[Records from a data source]
Content starts

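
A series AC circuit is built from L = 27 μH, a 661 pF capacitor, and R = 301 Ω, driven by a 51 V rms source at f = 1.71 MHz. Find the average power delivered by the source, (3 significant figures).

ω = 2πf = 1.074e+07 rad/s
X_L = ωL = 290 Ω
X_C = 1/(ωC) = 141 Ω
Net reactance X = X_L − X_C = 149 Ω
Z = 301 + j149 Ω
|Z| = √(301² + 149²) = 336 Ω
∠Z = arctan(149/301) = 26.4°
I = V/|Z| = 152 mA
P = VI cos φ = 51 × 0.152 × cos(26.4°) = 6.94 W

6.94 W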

Content ends
Content starts

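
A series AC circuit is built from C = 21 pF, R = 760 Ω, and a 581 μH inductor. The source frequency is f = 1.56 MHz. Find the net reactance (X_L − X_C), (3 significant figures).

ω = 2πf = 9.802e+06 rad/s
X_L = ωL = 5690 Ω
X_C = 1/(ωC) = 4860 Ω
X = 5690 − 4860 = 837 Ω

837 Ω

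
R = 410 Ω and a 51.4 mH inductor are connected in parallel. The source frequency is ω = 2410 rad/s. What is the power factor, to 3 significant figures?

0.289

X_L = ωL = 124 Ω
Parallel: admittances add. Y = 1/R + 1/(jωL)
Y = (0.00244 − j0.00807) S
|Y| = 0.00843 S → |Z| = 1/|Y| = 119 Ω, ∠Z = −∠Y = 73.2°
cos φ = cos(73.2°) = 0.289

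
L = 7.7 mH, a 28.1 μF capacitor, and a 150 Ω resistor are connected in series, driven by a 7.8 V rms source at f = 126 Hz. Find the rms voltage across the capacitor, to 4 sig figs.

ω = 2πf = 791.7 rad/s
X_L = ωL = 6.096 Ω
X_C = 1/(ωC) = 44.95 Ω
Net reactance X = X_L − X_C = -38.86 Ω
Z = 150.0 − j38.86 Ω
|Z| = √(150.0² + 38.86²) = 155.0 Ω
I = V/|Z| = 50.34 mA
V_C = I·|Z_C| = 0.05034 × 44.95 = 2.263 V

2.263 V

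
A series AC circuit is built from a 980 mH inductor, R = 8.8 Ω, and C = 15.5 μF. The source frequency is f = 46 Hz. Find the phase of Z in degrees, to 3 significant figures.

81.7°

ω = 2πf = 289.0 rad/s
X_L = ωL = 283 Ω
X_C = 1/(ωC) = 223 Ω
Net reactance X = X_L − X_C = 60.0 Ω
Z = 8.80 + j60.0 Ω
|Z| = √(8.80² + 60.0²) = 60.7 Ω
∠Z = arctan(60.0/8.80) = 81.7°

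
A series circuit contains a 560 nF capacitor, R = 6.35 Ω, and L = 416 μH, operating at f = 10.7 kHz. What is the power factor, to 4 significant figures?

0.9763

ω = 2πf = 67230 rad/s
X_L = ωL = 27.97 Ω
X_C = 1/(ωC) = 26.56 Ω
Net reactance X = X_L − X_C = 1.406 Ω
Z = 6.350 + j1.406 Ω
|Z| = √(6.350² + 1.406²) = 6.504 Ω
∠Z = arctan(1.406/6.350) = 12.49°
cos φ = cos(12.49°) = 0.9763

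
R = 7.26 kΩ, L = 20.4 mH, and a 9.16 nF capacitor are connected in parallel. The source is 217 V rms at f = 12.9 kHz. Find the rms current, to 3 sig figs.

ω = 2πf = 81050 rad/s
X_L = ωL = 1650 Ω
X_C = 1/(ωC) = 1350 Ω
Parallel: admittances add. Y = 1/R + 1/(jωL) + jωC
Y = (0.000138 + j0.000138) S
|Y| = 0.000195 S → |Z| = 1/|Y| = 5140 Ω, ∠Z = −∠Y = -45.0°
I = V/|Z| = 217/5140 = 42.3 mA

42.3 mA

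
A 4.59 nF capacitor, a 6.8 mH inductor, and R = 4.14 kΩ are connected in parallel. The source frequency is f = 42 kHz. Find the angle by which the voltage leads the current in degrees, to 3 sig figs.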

Content ends

> **Exercise brief**
Starting at the line that has "R = 7.26 kΩ, L" and ending at the line that has "A 4.59 nF capacitor, a", please write out the lines above exactly, leaving out all others.

> **Task response**
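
R = 7.26 kΩ, L = 20.4 mH, and a 9.16 nF capacitor are connected in parallel. The source is 217 V rms at f = 12.9 kHz. Find the rms current, to 3 sig figs.

ω = 2πf = 81050 rad/s
X_L = ωL = 1650 Ω
X_C = 1/(ωC) = 1350 Ω
Parallel: admittances add. Y = 1/R + 1/(jωL) + jωC
Y = (0.000138 + j0.000138) S
|Y| = 0.000195 S → |Z| = 1/|Y| = 5140 Ω, ∠Z = −∠Y = -45.0°
I = V/|Z| = 217/5140 = 42.3 mA

42.3 mA

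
A 4.59 nF capacitor, a 6.8 mH inductor, and R = 4.14 kΩ are connected in parallel. The source frequency is f = 42 kHz. Find the angle by which the voltage leads the current in degrees, to 3 sig figs.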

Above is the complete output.